=== TASK PROMPT ===
Below are some records. Reproduce them exactly from their first line through the line with "S = !Str.!Int.rec", inclusive.

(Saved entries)

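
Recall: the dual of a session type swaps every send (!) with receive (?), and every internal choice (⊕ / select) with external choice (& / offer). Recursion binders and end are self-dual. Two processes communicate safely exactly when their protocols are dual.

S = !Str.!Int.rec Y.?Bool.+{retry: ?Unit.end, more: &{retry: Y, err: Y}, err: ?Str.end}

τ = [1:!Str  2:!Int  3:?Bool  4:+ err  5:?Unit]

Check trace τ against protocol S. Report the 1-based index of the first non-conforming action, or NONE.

@1 !Str  match  now at !Int.rec Y.…
@2 !Int  match  now at rec Y.…
@3 ?Bool  match  now at +{retry: ?Unit.end, more: &{retry: rec Y.…, err: rec Y.…}, err: ?Str.end}
@4 + err  match  now at ?Str.end
@5 got ?Unit, protocol expects ?Str  ✗

5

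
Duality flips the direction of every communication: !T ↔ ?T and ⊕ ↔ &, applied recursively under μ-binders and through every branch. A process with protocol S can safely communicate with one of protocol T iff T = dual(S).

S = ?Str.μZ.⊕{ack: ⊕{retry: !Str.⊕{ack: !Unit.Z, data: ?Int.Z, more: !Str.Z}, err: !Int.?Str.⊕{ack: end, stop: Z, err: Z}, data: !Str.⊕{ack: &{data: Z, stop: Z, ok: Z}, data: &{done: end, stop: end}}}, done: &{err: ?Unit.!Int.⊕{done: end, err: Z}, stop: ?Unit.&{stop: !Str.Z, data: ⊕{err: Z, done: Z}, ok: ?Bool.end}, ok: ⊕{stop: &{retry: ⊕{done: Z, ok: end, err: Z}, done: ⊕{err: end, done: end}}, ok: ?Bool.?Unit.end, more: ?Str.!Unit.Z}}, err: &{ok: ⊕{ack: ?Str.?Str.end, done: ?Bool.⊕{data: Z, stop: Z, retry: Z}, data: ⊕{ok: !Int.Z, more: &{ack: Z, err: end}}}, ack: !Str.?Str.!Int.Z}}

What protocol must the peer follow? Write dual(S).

?Str → !Str
  μZ → μZ  (rec unchanged)
    ⊕{ack,done,err} → &{ack,done,err}  (internal→external)
      case ack:
        ⊕{retry,err,data} → &{retry,err,data}  (internal→external)
          case retry:
            !Str → ?Str
              ⊕{ack,data,more} → &{ack,data,more}  (internal→external)
                case ack:
                  !Unit → ?Unit
                    Z self-dual
                case data:
                  ?Int → !Int
                    Z self-dual
                case more:
                  !Str → ?Str
                    Z self-dual
          case err:
            !Int → ?Int
              ?Str → !Str
                ⊕{ack,stop,err} → &{ack,stop,err}  (internal→external)
                  case ack:
                    end self-dual
                  case stop:
                    Z self-dual
                  case err:
                    Z self-dual
          case data:
            !Str → ?Str
              ⊕{ack,data} → &{ack,data}  (internal→external)
                case ack:
                  &{data,stop,ok} → ⊕{data,stop,ok}  (&→⊕)
                    case data:
                      Z self-dual
                    case stop:
                      Z self-dual
                    case ok:
                      Z self-dual
                case data:
                  &{done,stop} → ⊕{done,stop}  (&→⊕)
                    case done:
                      end self-dual
                    case stop:
                      end self-dual
      case done:
        &{err,stop,ok} → ⊕{err,stop,ok}  (&→⊕)
          case err:
            ?Unit → !Unit
              !Int → ?Int
                ⊕{done,err} → &{done,err}  (internal→external)
                  case done:
                    end self-dual
                  case err:
                    Z self-dual
          case stop:
            ?Unit → !Unit
              &{stop,data,ok} → ⊕{stop,data,ok}  (&→⊕)
                case stop:
                  !Str → ?Str
                    Z self-dual
                case data:
                  ⊕{err,done} → &{err,done}  (internal→external)
                    case err:
                      Z self-dual
                    case done:
                      Z self-dual
                case ok:
                  ?Bool → !Bool
                    end self-dual
          case ok:
            ⊕{stop,ok,more} → &{stop,ok,more}  (internal→external)
              case stop:
                &{retry,done} → ⊕{retry,done}  (&→⊕)
                  case retry:
                    ⊕{done,ok,err} → &{done,ok,err}  (internal→external)
                      case done:
                        Z self-dual
                      case ok:
                        end self-dual
                      case err:
                        Z self-dual
                  case done:
                    ⊕{err,done} → &{err,done}  (internal→external)
                      case err:
                        end self-dual
                      case done:
                        end self-dual
              case ok:
                ?Bool → !Bool
                  ?Unit → !Unit
                    end self-dual
              case more:
                ?Str → !Str
                  !Unit → ?Unit
                    Z self-dual
      case err:
        &{ok,ack} → ⊕{ok,ack}  (&→⊕)
          case ok:
            ⊕{ack,done,data} → &{ack,done,data}  (internal→external)
              case ack:
                ?Str → !Str
                  ?Str → !Str
                    end self-dual
              case done:
                ?Bool → !Bool
                  ⊕{data,stop,retry} → &{data,stop,retry}  (internal→external)
                    case data:
                      Z self-dual
                    case stop:
                      Z self-dual
                    case retry:
                      Z self-dual
              case data:
                ⊕{ok,more} → &{ok,more}  (internal→external)
                  case ok:
                    !Int → ?Int
                      Z self-dual
                  case more:
                    &{ack,err} → ⊕{ack,err}  (&→⊕)
                      case ack:
                        Z self-dual
                      case err:
                        end self-dual
          case ack:
            !Str → ?Str
              ?Str → !Str
                !Int → ?Int
                  Z self-dual

!Str.μZ.&{ack: &{retry: ?Str.&{ack: ?Unit.Z, data: !Int.Z, more: ?Str.Z}, err: ?Int.!Str.&{ack: end, stop: Z, err: Z}, data: ?Str.&{ack: ⊕{data: Z, stop: Z, ok: Z}, data: ⊕{done: end, stop: end}}}, done: ⊕{err: !Unit.?Int.&{done: end, err: Z}, stop: !Unit.⊕{stop: ?Str.Z, data: &{err: Z, done: Z}, ok: !Bool.end}, ok: &{stop: ⊕{retry: &{done: Z, ok: end, err: Z}, done: &{err: end, done: end}}, ok: !Bool.!Unit.end, more: !Str.?Unit.Z}}, err: ⊕{ok: &{ack: !Str.!Str.end, done: !Bool.&{data: Z, stop: Z, retry: Z}, data: &{ok: ?Int.Z, more: ⊕{ack: Z, err: end}}}, ack: ?Str.!Str.?Int.Z}}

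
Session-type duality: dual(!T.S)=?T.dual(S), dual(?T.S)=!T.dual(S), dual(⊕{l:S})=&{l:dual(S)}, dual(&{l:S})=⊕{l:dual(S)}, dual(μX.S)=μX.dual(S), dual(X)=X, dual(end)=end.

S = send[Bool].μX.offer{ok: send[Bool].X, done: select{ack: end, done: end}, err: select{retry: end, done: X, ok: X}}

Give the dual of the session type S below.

send[Bool] = recv[Bool]
  μX = μX  (binder kept)
    offer{ok,done,err} = select{ok,done,err}  (offer→select)
      [ok]
        send[Bool] = recv[Bool]
          X ↦ X
      [done]
        select{ack,done} = offer{ack,done}  (⊕→&)
          [ack]
            end ↦ end
          [done]
            end ↦ end
      [err]
        select{retry,done,ok} = offer{retry,done,ok}  (⊕→&)
          [retry]
            end ↦ end
          [done]
            X ↦ X
          [ok]
            X ↦ X

recv[Bool].μX.select{ok: recv[Bool].X, done: offer{ack: end, done: end}, err: offer{retry: end, done: X, ok: X}}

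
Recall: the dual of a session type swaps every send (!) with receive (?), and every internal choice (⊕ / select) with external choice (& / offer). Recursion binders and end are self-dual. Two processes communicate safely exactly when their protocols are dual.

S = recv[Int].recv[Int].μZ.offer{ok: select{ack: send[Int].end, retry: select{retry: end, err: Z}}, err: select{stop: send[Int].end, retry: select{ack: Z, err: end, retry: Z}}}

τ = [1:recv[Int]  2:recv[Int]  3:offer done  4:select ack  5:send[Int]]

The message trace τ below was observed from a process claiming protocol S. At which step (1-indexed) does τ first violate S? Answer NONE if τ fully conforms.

3

@1 recv[Int]  ok  cont: recv[Int].μZ.…
@2 recv[Int]  ok  cont: μZ.…
@3 got offer done, protocol expects offer ok or offer err  ✗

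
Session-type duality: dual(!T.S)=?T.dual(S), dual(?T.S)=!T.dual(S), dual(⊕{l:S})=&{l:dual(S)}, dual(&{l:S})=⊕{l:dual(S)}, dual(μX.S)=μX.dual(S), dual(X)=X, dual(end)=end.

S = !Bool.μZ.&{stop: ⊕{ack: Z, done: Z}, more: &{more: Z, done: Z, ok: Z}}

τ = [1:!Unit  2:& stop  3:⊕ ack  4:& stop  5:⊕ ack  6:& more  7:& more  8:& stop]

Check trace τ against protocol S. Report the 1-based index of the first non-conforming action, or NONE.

[1] got !Unit, protocol expects !Bool  ✗

1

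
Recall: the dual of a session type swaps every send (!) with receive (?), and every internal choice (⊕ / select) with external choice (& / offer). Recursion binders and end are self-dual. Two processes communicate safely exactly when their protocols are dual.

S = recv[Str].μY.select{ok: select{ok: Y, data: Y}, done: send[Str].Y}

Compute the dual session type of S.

recv[Str] ↦ send[Str]
  μY ↦ μY  (μ self-dual)
    select{ok,done} ↦ offer{ok,done}  (select→offer)
      • ok:
        select{ok,data} ↦ offer{ok,data}  (select→offer)
          • ok:
            dual(Y) = Y
          • data:
            dual(Y) = Y
      • done:
        send[Str] ↦ recv[Str]
          dual(Y) = Y

send[Str].μY.offer{ok: offer{ok: Y, data: Y}, done: recv[Str].Y}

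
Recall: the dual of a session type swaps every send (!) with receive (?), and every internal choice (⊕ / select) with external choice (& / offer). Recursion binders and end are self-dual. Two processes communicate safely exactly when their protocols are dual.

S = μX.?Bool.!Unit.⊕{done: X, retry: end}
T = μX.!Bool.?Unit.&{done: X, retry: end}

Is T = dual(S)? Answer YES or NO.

μX vs μX  match (binder kept)
  ?Bool vs !Bool  match
    !Unit vs ?Unit  match
      ⊕{done,retry} vs &{done,retry}  match label sets agree
        • done:
          X vs X  match
        • retry:
          end vs end  match

YES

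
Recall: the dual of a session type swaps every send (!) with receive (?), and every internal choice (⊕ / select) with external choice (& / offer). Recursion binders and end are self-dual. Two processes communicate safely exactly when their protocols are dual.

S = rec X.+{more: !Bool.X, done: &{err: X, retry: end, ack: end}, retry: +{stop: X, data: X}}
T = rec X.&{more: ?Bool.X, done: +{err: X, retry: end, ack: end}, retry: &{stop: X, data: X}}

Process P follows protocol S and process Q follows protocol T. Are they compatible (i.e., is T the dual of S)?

YES

rec X ‖ rec X  ok (μ self-dual)
  +{more,done,retry} ‖ &{more,done,retry}  ok labels match
    • more:
      !Bool ‖ ?Bool  ok
        X ‖ X  ok
    • done:
      &{err,retry,ack} ‖ +{err,retry,ack}  ok labels match
        • err:
          X ‖ X  ok
        • retry:
          end ‖ end  ok
        • ack:
          end ‖ end  ok
    • retry:
      +{stop,data} ‖ &{stop,data}  ok labels match
        • stop:
          X ‖ X  ok
        • data:
          X ‖ X  ok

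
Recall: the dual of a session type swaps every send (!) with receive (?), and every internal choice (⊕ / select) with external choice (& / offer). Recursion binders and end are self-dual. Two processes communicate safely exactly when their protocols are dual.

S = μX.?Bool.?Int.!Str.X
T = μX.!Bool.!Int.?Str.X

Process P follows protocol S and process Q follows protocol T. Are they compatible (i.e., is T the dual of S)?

μX | μX  ok (binder kept)
  ?Bool | !Bool  ok
    ?Int | !Int  ok
      !Str | ?Str  ok
        X | X  ok

YES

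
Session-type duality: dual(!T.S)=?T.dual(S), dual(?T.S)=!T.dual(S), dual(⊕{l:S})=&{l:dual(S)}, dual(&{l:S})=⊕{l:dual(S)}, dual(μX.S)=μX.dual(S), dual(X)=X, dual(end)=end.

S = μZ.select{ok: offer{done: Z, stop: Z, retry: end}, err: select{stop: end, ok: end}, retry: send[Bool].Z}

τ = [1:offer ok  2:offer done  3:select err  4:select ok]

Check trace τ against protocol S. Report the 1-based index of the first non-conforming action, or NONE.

1

[1] got offer ok, protocol expects select ok or select err or select retry  ✗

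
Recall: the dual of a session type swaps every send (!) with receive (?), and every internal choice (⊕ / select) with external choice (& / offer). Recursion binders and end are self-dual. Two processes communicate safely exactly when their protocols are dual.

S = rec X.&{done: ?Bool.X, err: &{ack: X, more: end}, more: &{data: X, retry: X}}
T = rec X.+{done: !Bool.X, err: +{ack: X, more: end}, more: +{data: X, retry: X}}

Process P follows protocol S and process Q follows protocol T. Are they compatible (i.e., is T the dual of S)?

YES

rec X ‖ rec X  ✓ (μ self-dual)
  &{done,err,more} ‖ +{done,err,more}  ✓ same labels
    • done:
      ?Bool ‖ !Bool  ✓
        X ‖ X  ✓
    • err:
      &{ack,more} ‖ +{ack,more}  ✓ same labels
        • ack:
          X ‖ X  ✓
        • more:
          end ‖ end  ✓
    • more:
      &{data,retry} ‖ +{data,retry}  ✓ same labels
        • data:
          X ‖ X  ✓
        • retry:
          X ‖ X  ✓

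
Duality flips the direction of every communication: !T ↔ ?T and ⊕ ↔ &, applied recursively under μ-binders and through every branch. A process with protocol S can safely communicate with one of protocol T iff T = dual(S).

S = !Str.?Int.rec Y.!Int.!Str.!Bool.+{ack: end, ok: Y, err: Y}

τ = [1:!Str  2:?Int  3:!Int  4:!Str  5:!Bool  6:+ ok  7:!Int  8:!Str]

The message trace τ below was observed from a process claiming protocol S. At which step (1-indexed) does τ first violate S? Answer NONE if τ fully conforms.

@1 !Str  ✓  residual = ?Int.rec Y.…
@2 ?Int  ✓  residual = rec Y.…
@3 !Int  ✓  residual = !Str.!Bool.+{ack: end, ok: rec Y.…, err: rec Y.…}
@4 !Str  ✓  residual = !Bool.+{ack: end, ok: rec Y.…, err: rec Y.…}
@5 !Bool  ✓  residual = +{ack: end, ok: rec Y.…, err: rec Y.…}
@6 + ok  ✓  residual = rec Y.…
@7 !Int  ✓  residual = !Str.!Bool.+{ack: end, ok: rec Y.…, err: rec Y.…}
@8 !Str  ✓  residual = !Bool.+{ack: end, ok: rec Y.…, err: rec Y.…}
τ conforms to S (length 8)

NONE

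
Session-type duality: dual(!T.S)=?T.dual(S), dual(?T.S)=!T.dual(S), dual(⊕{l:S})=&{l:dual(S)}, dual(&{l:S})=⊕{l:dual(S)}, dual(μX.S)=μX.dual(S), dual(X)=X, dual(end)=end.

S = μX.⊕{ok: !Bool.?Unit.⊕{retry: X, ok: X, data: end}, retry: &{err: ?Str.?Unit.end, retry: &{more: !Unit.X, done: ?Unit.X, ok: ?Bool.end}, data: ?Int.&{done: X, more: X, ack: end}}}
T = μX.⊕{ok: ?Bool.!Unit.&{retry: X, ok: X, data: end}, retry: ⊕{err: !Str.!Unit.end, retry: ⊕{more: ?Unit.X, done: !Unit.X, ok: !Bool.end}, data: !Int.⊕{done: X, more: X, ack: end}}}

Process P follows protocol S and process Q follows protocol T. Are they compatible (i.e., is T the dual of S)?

μX vs μX  match (μ self-dual)
  ⊕{ok,retry} vs ⊕{ok,retry}  ✗ choice polarity not flipped — not dual

NO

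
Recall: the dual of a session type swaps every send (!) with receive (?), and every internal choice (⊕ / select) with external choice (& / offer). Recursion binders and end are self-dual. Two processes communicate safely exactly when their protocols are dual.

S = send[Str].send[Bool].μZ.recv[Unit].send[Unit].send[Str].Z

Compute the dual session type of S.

recv[Str].recv[Bool].μZ.send[Unit].recv[Unit].recv[Str].Z

send[Str] → recv[Str]
  send[Bool] → recv[Bool]
    μZ → μZ  (μ self-dual)
      recv[Unit] → send[Unit]
        send[Unit] → recv[Unit]
          send[Str] → recv[Str]
            Z self-dual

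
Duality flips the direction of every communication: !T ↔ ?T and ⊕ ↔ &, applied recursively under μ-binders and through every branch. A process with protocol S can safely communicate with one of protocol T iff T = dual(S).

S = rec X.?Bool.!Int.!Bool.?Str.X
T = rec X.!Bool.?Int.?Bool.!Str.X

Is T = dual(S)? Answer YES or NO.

rec X ‖ rec X  ✓ (binder kept)
  ?Bool ‖ !Bool  ✓
    !Int ‖ ?Int  ✓
      !Bool ‖ ?Bool  ✓
        ?Str ‖ !Str  ✓
          X ‖ X  ✓

YES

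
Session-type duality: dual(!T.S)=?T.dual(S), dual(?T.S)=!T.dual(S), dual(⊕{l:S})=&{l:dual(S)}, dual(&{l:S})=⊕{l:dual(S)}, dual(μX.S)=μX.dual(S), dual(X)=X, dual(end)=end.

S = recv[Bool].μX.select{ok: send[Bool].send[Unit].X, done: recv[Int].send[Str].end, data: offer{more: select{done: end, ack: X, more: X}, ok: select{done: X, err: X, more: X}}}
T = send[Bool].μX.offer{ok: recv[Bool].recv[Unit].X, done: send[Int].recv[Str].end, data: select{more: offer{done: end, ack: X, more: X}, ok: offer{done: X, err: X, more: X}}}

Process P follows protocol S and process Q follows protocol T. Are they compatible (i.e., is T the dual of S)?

recv[Bool] vs send[Bool]  match
  μX vs μX  match (binder kept)
    select{ok,done,data} vs offer{ok,done,data}  match same labels
      [ok]
        send[Bool] vs recv[Bool]  match
          send[Unit] vs recv[Unit]  match
            X vs X  match
      [done]
        recv[Int] vs send[Int]  match
          send[Str] vs recv[Str]  match
            end vs end  match
      [data]
        offer{more,ok} vs select{more,ok}  match same labels
          [more]
            select{done,ack,more} vs offer{done,ack,more}  match same labels
              [done]
                end vs end  match
              [ack]
                X vs X  match
              [more]
                X vs X  match
          [ok]
            select{done,err,more} vs offer{done,err,more}  match same labels
              [done]
                X vs X  match
              [err]
                X vs X  match
              [more]
                X vs X  match

YES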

=== RESPONSE BOX ===
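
Recall: the dual of a session type swaps every send (!) with receive (?), and every internal choice (⊕ / select) with external choice (& / offer). Recursion binders and end are self-dual. Two processes communicate safely exactly when their protocols are dual.

S = !Str.!Int.rec Y.?Bool.+{retry: ?Unit.end, more: &{retry: Y, err: Y}, err: ?Str.end}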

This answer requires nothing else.